**WORK TO COMPLETE**
Copy only what runs from the line containing "A = 0 5 6 9" through the end of the material below, line for line, with both ends included.

**EXTRACTED RECORDS**
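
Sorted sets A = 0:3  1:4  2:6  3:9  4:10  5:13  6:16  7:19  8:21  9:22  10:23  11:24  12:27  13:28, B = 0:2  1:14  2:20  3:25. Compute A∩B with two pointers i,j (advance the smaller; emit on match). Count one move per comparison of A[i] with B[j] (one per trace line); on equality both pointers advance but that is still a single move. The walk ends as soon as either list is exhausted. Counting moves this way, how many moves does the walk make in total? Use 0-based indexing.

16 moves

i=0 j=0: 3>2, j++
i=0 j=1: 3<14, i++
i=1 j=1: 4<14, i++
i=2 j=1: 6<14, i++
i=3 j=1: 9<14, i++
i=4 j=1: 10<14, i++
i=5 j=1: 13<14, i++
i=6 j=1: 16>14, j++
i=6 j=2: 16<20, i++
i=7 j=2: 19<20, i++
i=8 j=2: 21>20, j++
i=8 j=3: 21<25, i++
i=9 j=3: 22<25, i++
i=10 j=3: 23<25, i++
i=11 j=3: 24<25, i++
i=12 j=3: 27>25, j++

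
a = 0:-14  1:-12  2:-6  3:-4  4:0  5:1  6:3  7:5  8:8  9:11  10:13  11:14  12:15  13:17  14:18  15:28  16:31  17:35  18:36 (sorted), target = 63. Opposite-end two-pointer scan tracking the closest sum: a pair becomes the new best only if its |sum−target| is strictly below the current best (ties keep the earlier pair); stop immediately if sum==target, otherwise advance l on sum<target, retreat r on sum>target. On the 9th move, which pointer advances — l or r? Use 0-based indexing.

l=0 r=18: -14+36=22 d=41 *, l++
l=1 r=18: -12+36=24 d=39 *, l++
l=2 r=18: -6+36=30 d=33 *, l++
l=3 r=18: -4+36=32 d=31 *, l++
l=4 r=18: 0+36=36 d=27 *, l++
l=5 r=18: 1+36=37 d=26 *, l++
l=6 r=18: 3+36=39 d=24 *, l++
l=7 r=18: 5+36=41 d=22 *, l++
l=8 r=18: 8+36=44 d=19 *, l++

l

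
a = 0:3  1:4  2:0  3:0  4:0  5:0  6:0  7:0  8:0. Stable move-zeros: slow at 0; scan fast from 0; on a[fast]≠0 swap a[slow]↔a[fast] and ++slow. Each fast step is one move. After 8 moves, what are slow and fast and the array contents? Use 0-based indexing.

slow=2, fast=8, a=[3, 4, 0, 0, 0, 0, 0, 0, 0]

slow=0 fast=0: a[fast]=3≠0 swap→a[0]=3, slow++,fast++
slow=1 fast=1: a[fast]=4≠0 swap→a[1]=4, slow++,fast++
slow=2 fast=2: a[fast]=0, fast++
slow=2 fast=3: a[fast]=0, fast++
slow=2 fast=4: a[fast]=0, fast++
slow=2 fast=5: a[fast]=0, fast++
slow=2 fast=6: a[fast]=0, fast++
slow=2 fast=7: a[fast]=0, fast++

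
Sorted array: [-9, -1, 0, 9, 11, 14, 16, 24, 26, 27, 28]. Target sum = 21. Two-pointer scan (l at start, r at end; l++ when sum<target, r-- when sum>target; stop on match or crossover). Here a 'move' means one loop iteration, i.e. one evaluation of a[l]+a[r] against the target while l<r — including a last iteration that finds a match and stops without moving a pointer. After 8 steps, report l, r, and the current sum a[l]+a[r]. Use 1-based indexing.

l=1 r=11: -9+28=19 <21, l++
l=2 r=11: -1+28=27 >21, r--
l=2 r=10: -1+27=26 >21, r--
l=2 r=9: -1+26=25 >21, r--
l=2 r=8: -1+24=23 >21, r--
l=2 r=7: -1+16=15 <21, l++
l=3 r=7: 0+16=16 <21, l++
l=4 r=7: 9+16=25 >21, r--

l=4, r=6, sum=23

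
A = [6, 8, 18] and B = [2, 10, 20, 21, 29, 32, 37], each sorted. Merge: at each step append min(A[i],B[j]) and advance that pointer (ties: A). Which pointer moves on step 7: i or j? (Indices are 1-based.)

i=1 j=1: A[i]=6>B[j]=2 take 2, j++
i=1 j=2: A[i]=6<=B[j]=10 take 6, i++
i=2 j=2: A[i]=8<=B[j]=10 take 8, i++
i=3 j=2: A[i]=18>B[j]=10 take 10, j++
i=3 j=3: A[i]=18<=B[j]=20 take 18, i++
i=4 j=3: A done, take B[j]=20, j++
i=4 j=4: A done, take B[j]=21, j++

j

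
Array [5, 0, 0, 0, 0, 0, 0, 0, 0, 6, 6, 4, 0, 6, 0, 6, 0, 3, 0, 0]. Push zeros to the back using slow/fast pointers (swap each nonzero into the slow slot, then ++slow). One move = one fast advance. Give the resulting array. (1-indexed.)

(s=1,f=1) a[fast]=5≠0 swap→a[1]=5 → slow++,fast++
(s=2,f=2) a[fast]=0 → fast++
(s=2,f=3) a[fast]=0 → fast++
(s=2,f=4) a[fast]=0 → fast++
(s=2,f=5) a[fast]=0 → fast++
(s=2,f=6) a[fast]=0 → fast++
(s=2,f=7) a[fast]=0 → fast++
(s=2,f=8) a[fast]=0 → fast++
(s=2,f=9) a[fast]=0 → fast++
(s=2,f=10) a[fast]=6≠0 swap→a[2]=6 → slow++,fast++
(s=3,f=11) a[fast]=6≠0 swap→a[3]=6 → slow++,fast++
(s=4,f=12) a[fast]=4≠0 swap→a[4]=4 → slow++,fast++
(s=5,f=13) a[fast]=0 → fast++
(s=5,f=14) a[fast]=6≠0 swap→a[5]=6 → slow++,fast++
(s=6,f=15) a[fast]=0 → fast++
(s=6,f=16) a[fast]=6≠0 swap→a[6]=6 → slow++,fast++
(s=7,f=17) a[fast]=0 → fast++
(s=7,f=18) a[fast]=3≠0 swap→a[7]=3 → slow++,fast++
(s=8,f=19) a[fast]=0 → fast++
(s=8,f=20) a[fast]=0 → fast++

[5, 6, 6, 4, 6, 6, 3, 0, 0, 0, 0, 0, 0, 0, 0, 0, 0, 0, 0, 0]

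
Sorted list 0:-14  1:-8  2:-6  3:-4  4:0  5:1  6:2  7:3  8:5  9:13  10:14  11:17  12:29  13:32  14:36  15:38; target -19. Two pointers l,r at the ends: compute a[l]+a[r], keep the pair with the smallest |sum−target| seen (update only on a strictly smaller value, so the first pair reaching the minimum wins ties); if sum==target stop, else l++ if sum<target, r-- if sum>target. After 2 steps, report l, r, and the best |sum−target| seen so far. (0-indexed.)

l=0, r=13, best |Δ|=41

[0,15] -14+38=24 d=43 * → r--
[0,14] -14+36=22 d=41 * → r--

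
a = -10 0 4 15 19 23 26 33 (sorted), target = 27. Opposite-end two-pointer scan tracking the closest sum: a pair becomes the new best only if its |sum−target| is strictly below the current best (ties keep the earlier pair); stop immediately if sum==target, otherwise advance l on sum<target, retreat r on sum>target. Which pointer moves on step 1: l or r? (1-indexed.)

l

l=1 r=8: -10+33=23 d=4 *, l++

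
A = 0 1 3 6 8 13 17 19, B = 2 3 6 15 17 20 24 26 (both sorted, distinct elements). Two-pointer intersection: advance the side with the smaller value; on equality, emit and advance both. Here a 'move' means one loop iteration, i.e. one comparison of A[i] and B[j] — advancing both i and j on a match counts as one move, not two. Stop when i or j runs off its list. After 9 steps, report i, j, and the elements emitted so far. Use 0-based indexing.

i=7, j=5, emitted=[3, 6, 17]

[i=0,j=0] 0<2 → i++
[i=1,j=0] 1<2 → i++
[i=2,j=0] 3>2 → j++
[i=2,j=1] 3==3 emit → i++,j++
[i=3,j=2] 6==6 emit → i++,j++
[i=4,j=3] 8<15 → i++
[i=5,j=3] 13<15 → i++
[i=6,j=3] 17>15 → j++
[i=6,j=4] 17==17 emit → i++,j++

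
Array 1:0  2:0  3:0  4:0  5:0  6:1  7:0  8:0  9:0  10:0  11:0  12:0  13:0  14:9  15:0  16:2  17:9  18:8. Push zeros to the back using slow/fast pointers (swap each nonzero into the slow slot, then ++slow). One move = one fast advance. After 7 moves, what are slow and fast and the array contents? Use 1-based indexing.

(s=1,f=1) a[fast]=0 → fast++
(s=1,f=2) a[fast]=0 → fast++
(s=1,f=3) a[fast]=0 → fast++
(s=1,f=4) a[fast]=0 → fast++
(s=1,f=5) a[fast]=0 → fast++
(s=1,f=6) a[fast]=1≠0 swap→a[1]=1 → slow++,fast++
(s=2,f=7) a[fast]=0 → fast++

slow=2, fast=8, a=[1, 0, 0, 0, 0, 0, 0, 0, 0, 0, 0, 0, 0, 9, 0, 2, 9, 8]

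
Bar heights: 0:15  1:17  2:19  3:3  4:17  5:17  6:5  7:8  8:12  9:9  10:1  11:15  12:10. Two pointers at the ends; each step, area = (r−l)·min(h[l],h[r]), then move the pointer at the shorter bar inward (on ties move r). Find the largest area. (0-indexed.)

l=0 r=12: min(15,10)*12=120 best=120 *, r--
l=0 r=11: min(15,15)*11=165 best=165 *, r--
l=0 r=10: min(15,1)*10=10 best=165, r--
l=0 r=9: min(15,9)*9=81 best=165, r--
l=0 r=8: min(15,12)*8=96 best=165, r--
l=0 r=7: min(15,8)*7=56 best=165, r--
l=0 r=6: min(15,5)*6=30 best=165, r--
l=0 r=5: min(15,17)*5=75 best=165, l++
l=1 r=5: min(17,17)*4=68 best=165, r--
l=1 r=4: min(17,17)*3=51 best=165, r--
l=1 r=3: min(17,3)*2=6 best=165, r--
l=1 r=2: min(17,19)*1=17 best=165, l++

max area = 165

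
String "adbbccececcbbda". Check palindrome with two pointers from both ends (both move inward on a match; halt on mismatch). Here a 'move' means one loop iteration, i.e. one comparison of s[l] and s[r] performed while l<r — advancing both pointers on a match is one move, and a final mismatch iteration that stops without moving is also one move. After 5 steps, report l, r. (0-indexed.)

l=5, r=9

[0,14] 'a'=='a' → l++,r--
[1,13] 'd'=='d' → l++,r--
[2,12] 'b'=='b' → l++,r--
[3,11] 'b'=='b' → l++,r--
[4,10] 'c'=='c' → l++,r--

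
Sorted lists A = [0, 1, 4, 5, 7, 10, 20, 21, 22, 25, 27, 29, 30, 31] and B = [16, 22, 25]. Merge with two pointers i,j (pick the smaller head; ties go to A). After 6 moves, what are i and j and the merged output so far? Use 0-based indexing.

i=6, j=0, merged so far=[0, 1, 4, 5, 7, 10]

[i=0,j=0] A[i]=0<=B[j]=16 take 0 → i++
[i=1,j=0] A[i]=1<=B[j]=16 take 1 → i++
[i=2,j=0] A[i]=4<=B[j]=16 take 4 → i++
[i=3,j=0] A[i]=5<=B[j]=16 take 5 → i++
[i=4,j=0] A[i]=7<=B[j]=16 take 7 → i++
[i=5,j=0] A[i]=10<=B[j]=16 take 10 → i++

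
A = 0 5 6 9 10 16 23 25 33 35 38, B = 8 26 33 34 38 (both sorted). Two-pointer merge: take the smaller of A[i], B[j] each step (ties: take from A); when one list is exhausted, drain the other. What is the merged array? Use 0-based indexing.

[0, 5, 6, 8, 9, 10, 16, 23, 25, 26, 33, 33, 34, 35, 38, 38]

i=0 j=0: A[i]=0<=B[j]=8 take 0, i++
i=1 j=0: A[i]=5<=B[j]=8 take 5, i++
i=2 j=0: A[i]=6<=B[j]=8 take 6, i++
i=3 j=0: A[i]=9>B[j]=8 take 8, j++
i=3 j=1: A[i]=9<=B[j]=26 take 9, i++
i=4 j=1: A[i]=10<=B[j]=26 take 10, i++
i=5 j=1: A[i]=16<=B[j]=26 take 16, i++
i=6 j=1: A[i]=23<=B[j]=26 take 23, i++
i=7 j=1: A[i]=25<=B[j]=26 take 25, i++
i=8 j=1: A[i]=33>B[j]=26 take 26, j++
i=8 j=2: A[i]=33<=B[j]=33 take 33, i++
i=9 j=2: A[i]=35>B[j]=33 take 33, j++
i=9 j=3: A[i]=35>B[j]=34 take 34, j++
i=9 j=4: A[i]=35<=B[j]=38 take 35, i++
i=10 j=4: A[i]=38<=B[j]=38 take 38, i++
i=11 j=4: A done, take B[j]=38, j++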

**RESULT**
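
A = 0 5 6 9 10 16 23 25 33 35 38, B = 8 26 33 34 38 (both sorted). Two-pointer merge: take the smaller of A[i], B[j] each step (ties: take from A); when one list is exhausted, drain the other. What is the merged array? Use 0-based indexing.

[0, 5, 6, 8, 9, 10, 16, 23, 25, 26, 33, 33, 34, 35, 38, 38]

i=0 j=0: A[i]=0<=B[j]=8 take 0, i++
i=1 j=0: A[i]=5<=B[j]=8 take 5, i++
i=2 j=0: A[i]=6<=B[j]=8 take 6, i++
i=3 j=0: A[i]=9>B[j]=8 take 8, j++
i=3 j=1: A[i]=9<=B[j]=26 take 9, i++
i=4 j=1: A[i]=10<=B[j]=26 take 10, i++
i=5 j=1: A[i]=16<=B[j]=26 take 16, i++
i=6 j=1: A[i]=23<=B[j]=26 take 23, i++
i=7 j=1: A[i]=25<=B[j]=26 take 25, i++
i=8 j=1: A[i]=33>B[j]=26 take 26, j++
i=8 j=2: A[i]=33<=B[j]=33 take 33, i++
i=9 j=2: A[i]=35>B[j]=33 take 33, j++
i=9 j=3: A[i]=35>B[j]=34 take 34, j++
i=9 j=4: A[i]=35<=B[j]=38 take 35, i++
i=10 j=4: A[i]=38<=B[j]=38 take 38, i++
i=11 j=4: A done, take B[j]=38, j++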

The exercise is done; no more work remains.